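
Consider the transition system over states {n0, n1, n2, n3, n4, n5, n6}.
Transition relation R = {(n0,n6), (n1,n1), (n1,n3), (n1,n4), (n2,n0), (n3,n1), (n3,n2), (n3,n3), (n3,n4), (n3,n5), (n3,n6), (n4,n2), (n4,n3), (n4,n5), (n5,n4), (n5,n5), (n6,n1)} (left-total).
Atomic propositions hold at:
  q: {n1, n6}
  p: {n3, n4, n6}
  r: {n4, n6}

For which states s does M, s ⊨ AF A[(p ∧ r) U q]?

{n0, n1, n2, n6}

Sat(p ∧ r) = {n4, n6}
A[(p ∧ r) U q]: least fixpoint, start Z0 = Sat(q) = {n1, n6}, add states in Sat(p ∧ r) with every successor in Z. Already a fixed point.
Sat(A[(p ∧ r) U q]) = {n1, n6}
AF A[(p ∧ r) U q]: least fixpoint, start Z0 = {n1, n6}, add states with every successor in Z. Z1 = {n0, n1, n6}; Z2 = {n0, n1, n2, n6}; fixed.
Sat(AF A[(p ∧ r) U q]) = {n0, n1, n2, n6}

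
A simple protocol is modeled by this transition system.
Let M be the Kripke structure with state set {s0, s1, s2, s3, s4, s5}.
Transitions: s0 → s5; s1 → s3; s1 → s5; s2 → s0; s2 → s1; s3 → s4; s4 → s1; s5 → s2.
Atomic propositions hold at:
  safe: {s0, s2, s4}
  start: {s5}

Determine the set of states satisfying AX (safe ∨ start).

Sat(safe ∨ start) = {s0, s2, s4, s5}
Sat(AX (safe ∨ start)) = {s : every successor in {s0, s2, s4, s5}} = {s0, s3, s5}

{s0, s3, s5}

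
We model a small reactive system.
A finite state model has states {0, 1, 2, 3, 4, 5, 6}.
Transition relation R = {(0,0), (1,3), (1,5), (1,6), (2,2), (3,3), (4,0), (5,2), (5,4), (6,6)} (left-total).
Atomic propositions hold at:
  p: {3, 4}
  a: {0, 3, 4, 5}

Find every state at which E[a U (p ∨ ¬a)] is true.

Sat(¬a) = {1, 2, 6}
Sat(p ∨ ¬a) = {1, 2, 3, 4, 6}
E[a U (p ∨ ¬a)]: least fixpoint, start Z0 = Sat((p ∨ ¬a)) = {1, 2, 3, 4, 6}, add states in Sat(a) with some successor in Z. Z1 = {1, 2, 3, 4, 5, 6}; fixed.
Sat(E[a U (p ∨ ¬a)]) = {1, 2, 3, 4, 5, 6}

{1, 2, 3, 4, 5, 6}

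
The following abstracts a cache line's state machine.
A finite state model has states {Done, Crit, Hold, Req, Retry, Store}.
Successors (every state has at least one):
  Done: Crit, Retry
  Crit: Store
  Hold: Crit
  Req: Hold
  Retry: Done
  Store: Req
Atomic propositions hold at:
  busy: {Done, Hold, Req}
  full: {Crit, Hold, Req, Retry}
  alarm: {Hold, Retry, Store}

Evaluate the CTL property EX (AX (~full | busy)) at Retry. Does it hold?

Sat(~full) = {Done, Store}
Sat(~full | busy) = {Done, Hold, Req, Store}
Sat(AX (~full | busy)) = {s : every successor in {Done, Hold, Req, Store}} = {Crit, Req, Retry, Store}
Sat(EX (AX (~full | busy))) = {s : some successor in {Crit, Req, Retry, Store}} = {Done, Crit, Hold, Store}
Retry ∉ Sat(EX (AX (~full | busy))) = {Done, Crit, Hold, Store}, so the formula does not hold at Retry.

No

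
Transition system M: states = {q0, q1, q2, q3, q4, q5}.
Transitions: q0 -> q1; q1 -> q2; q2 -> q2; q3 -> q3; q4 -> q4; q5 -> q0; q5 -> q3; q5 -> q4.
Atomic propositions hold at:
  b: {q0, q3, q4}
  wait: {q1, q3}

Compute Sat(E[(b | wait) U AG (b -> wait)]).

Sat(b | wait) = {q0, q1, q3, q4}
Sat(b -> wait) = {q1, q2, q3, q5}
AG (b -> wait): greatest fixpoint, start Z0 = {q1, q2, q3, q5}, keep only states in Sat with every successor in Z. Z1 = {q1, q2, q3}; fixed.
Sat(AG (b -> wait)) = {q1, q2, q3}
E[(b | wait) U AG (b -> wait)]: least fixpoint, start Z0 = Sat(AG (b -> wait)) = {q1, q2, q3}, add states in Sat(b | wait) with some successor in Z. Z1 = {q0, q1, q2, q3}; fixed.
Sat(E[(b | wait) U AG (b -> wait)]) = {q0, q1, q2, q3}

{q0, q1, q2, q3}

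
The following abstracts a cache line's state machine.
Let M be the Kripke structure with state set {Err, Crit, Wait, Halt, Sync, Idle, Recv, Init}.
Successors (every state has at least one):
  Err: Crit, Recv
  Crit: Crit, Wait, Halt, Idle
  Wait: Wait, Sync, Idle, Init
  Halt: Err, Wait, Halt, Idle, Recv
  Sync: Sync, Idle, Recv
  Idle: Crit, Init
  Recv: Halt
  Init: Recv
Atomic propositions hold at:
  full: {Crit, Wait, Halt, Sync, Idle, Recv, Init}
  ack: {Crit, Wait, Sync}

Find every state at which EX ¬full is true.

Sat(¬full) = {Err}
Sat(EX ¬full) = {s : some successor in {Err}} = {Halt}

{Halt}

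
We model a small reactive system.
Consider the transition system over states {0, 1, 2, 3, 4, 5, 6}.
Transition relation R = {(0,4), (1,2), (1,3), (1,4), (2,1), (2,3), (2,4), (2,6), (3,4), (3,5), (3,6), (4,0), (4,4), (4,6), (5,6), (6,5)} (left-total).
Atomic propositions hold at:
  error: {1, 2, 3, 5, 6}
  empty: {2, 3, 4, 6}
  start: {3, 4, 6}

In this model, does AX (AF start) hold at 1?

No

AF start: least fixpoint, start Z0 = {3, 4, 6}, add states with every successor in Z. Z1 = {0, 3, 4, 5, 6}; fixed.
Sat(AF start) = {0, 3, 4, 5, 6}
Sat(AX (AF start)) = {s : every successor in {0, 3, 4, 5, 6}} = {0, 3, 4, 5, 6}
1 ∉ Sat(AX (AF start)) = {0, 3, 4, 5, 6}, so the formula does not hold at 1.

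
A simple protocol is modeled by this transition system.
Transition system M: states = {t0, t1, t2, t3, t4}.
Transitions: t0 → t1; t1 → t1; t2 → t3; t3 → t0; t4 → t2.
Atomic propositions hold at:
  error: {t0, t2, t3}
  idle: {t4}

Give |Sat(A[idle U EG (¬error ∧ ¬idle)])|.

Sat(¬error) = {t1, t4}
Sat(¬idle) = {t0, t1, t2, t3}
Sat(¬error ∧ ¬idle) = {t1}
EG (¬error ∧ ¬idle): greatest fixpoint, start Z0 = {t1}, keep only states in Sat with some successor in Z. Already a fixed point.
Sat(EG (¬error ∧ ¬idle)) = {t1}
A[idle U EG (¬error ∧ ¬idle)]: least fixpoint, start Z0 = Sat(EG (¬error ∧ ¬idle)) = {t1}, add states in Sat(idle) with every successor in Z. Already a fixed point.
Sat(A[idle U EG (¬error ∧ ¬idle)]) = {t1}
|Sat(A[idle U EG (¬error ∧ ¬idle)])| = |{t1}| = 1.

1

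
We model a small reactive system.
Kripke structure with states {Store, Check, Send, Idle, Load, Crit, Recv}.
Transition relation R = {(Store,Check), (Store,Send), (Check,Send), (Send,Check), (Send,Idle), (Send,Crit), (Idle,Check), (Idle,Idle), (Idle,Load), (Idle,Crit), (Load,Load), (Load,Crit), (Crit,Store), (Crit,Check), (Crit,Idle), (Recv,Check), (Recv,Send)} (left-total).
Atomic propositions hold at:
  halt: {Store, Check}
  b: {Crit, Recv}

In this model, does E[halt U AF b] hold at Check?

No

AF b: least fixpoint, start Z0 = {Crit, Recv}, add states with every successor in Z. Already a fixed point.
Sat(AF b) = {Crit, Recv}
E[halt U AF b]: least fixpoint, start Z0 = Sat(AF b) = {Crit, Recv}, add states in Sat(halt) with some successor in Z. Already a fixed point.
Sat(E[halt U AF b]) = {Crit, Recv}
Check ∉ Sat(E[halt U AF b]) = {Crit, Recv}, so the formula does not hold at Check.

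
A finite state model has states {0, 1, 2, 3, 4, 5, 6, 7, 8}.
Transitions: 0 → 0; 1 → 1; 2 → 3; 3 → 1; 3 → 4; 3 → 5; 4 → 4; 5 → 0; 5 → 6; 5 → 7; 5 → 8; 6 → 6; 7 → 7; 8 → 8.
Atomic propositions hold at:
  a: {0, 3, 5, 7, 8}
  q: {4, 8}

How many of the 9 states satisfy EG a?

EG a: greatest fixpoint, start Z0 = {0, 3, 5, 7, 8}, keep only states in Sat with some successor in Z. Already a fixed point.
Sat(EG a) = {0, 3, 5, 7, 8}
|Sat(EG a)| = |{0, 3, 5, 7, 8}| = 5.

5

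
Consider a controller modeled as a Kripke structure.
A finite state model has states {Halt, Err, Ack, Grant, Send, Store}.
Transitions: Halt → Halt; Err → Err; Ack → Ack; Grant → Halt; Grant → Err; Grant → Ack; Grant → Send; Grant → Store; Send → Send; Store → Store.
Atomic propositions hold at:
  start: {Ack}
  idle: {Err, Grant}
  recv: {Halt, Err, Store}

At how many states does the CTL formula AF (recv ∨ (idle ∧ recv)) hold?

3

Sat(idle ∧ recv) = {Err}
Sat(recv ∨ (idle ∧ recv)) = {Halt, Err, Store}
AF (recv ∨ (idle ∧ recv)): least fixpoint, start Z0 = {Halt, Err, Store}, add states with every successor in Z. Already a fixed point.
Sat(AF (recv ∨ (idle ∧ recv))) = {Halt, Err, Store}
|Sat(AF (recv ∨ (idle ∧ recv)))| = |{Halt, Err, Store}| = 3.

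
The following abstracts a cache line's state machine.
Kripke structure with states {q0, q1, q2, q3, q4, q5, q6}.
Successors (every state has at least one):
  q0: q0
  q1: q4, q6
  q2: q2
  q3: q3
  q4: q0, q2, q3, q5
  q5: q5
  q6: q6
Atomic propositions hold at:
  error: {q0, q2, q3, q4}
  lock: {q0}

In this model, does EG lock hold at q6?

No

EG lock: greatest fixpoint, start Z0 = {q0}, keep only states in Sat with some successor in Z. Already a fixed point.
Sat(EG lock) = {q0}
q6 ∉ Sat(EG lock) = {q0}, so the formula does not hold at q6.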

++++++++

> [The task]
Once you have located every line with the word "over" in the material above, list those lines.

> [Answer for this exercise]
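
Consider the transition system over states {n0, n1, n2, n3, n4, n5, n6}.
Consider the transition system over states {0, 1, 2, 3, 4, 5, 6}.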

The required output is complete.